In the material below, find the line containing "The following stages are cascaded in a radiometer" and the line containing "Sum the uncorrelated", then reproduce exactly both of them and every line between, and nothing else.

▸ **TASK DATA**
·····

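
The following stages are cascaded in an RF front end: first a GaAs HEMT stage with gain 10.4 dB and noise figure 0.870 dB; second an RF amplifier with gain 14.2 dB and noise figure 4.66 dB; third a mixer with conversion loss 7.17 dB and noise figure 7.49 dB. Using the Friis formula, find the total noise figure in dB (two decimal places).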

·····

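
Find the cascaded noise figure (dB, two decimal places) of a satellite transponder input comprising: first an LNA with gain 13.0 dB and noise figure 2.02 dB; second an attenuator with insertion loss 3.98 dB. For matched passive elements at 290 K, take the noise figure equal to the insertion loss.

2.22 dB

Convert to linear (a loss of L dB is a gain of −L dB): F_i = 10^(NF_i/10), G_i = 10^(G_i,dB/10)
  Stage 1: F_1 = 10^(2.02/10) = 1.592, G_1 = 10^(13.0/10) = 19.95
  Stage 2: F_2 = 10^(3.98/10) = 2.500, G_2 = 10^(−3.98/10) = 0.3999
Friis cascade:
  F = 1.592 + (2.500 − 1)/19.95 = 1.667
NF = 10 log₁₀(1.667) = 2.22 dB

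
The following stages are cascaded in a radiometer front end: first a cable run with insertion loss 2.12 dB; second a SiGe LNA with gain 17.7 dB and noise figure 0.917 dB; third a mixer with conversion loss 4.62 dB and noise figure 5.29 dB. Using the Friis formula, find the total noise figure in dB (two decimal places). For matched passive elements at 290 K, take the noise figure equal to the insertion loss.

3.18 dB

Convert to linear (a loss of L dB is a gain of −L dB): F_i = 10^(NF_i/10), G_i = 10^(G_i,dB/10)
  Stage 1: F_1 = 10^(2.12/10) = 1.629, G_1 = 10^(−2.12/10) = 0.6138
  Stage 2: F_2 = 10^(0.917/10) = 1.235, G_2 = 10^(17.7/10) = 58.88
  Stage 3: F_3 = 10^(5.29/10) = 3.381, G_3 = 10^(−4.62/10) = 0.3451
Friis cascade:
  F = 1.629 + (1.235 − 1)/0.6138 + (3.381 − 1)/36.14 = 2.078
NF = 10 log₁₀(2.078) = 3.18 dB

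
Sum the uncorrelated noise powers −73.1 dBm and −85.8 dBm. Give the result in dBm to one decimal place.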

·····

▸ **EXERCISE OUTPUT**
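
The following stages are cascaded in a radiometer front end: first a cable run with insertion loss 2.12 dB; second a SiGe LNA with gain 17.7 dB and noise figure 0.917 dB; third a mixer with conversion loss 4.62 dB and noise figure 5.29 dB. Using the Friis formula, find the total noise figure in dB (two decimal places). For matched passive elements at 290 K, take the noise figure equal to the insertion loss.

3.18 dB

Convert to linear (a loss of L dB is a gain of −L dB): F_i = 10^(NF_i/10), G_i = 10^(G_i,dB/10)
  Stage 1: F_1 = 10^(2.12/10) = 1.629, G_1 = 10^(−2.12/10) = 0.6138
  Stage 2: F_2 = 10^(0.917/10) = 1.235, G_2 = 10^(17.7/10) = 58.88
  Stage 3: F_3 = 10^(5.29/10) = 3.381, G_3 = 10^(−4.62/10) = 0.3451
Friis cascade:
  F = 1.629 + (1.235 − 1)/0.6138 + (3.381 − 1)/36.14 = 2.078
NF = 10 log₁₀(2.078) = 3.18 dB

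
Sum the uncorrelated noise powers −73.1 dBm and −85.8 dBm. Give the result in dBm to one decimal place.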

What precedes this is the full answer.